§ DESCRIPTION OF THE TASK: Please filter the data down to the lines that include the word "ward" and copy them.

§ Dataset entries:
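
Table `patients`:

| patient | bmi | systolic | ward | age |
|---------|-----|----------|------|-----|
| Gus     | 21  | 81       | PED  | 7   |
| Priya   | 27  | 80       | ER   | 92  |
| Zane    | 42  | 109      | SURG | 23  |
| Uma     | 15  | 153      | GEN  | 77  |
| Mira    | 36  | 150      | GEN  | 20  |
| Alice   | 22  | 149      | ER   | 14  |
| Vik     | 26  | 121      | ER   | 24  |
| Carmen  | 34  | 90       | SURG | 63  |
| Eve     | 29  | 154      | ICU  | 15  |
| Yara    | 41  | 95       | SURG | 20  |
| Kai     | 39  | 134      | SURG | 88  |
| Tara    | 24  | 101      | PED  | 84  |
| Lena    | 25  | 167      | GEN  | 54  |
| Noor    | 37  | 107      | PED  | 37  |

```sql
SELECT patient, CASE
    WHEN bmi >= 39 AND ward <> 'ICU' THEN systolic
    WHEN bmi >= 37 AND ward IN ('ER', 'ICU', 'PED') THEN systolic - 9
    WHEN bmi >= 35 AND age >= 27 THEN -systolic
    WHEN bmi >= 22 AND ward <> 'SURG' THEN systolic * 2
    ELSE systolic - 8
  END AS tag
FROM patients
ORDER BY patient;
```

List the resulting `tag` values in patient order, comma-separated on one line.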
==
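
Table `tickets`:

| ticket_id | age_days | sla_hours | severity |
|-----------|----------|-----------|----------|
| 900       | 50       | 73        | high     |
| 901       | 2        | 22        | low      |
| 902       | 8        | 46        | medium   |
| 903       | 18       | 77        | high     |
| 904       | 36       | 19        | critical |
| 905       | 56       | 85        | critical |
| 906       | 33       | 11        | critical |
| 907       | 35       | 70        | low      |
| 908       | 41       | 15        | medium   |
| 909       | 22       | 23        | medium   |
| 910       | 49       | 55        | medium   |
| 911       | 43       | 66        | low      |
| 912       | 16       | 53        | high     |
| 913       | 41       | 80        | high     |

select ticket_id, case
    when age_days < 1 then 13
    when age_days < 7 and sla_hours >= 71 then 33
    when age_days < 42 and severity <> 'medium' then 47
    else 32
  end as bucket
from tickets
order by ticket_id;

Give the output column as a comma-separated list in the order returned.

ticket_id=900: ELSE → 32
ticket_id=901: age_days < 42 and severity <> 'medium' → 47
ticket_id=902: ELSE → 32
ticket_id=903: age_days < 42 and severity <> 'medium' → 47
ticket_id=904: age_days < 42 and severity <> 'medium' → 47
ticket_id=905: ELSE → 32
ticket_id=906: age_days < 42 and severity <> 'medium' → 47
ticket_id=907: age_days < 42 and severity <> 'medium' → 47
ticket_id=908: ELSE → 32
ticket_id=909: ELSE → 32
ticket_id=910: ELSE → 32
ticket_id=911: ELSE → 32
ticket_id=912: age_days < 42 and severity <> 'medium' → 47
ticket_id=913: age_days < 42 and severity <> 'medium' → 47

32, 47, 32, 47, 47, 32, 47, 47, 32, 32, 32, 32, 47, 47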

§ ANSWER AREA:
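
| patient | bmi | systolic | ward | age |
    WHEN bmi >= 39 AND ward <> 'ICU' THEN systolic
    WHEN bmi >= 37 AND ward IN ('ER', 'ICU', 'PED') THEN systolic - 9
    WHEN bmi >= 22 AND ward <> 'SURG' THEN systolic * 2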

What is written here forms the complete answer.